═══ Input data

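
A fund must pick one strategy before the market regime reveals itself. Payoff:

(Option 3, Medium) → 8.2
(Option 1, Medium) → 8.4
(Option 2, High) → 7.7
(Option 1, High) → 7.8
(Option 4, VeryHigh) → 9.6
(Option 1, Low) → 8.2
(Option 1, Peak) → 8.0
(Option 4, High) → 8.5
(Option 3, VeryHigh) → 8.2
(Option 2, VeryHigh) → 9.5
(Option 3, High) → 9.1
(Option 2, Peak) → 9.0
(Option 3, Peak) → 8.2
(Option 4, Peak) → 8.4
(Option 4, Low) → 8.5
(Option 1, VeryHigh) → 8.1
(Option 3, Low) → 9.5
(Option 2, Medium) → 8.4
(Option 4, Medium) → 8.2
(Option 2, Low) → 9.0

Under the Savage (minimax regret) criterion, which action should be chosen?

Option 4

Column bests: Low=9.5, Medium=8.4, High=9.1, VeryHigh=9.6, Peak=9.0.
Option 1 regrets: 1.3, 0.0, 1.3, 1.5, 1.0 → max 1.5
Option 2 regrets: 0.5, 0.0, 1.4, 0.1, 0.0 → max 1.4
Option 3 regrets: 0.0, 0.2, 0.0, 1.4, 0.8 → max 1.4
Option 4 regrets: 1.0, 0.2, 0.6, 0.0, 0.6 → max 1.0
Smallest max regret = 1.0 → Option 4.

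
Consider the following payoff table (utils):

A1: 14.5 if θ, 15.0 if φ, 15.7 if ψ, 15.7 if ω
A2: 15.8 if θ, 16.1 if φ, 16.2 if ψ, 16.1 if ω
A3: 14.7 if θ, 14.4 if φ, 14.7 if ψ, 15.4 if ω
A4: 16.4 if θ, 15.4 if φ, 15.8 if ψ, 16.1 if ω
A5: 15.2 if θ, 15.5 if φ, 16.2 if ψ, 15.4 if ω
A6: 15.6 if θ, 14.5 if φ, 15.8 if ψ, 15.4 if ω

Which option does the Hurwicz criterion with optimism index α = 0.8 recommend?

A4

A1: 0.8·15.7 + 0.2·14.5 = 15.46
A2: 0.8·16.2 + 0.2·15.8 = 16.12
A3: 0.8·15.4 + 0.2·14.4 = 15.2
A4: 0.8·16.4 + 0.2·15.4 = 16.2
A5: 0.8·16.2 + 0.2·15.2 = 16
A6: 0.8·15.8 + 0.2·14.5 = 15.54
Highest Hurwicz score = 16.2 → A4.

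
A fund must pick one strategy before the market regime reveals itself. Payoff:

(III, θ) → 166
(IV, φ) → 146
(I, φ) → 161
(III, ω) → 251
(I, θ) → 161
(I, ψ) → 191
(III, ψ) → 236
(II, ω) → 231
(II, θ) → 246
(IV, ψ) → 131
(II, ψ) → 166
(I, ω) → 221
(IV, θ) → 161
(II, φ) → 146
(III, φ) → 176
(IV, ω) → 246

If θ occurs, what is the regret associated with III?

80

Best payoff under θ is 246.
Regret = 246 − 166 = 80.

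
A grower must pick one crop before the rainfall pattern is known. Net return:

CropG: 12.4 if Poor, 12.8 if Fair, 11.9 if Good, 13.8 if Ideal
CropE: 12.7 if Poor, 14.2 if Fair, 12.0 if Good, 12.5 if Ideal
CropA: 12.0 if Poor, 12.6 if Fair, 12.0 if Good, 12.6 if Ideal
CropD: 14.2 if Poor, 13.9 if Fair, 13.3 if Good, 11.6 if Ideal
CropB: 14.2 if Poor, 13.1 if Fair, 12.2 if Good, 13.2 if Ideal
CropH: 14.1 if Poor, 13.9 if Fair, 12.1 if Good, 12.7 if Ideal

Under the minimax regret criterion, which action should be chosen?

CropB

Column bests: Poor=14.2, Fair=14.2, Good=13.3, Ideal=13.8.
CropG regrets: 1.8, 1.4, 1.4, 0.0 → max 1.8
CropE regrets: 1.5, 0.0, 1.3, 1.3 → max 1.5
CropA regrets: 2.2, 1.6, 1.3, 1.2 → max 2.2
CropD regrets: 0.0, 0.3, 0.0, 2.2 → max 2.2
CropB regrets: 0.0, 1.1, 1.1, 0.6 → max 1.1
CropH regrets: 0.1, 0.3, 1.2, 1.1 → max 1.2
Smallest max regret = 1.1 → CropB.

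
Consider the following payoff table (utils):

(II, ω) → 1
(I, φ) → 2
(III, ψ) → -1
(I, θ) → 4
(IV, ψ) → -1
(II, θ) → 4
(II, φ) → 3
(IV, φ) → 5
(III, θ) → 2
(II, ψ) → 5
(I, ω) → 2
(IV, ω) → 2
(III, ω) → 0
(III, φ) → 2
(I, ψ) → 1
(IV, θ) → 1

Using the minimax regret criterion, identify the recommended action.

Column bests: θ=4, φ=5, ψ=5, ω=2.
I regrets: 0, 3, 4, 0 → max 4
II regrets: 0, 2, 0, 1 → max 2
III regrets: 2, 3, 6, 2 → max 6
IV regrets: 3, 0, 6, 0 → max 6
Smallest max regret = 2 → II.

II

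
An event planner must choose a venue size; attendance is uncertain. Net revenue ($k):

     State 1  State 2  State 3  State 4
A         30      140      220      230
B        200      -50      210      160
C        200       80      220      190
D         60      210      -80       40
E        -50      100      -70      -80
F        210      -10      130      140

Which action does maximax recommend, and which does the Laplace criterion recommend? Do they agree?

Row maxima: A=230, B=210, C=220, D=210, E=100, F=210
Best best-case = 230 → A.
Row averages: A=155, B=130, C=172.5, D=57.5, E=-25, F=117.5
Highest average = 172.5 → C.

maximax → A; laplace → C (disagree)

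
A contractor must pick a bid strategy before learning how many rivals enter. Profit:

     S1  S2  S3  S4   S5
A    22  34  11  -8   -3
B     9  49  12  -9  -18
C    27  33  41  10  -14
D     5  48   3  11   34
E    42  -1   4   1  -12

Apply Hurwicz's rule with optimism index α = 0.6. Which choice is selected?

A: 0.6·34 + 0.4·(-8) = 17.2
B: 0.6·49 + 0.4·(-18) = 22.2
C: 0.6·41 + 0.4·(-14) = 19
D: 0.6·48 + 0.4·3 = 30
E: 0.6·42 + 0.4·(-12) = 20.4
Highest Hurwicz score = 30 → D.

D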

══════

* Task instructions
Looking at the entries above, work out how many lines contain "must", then reply with that number and no other words.

* Output for this task
5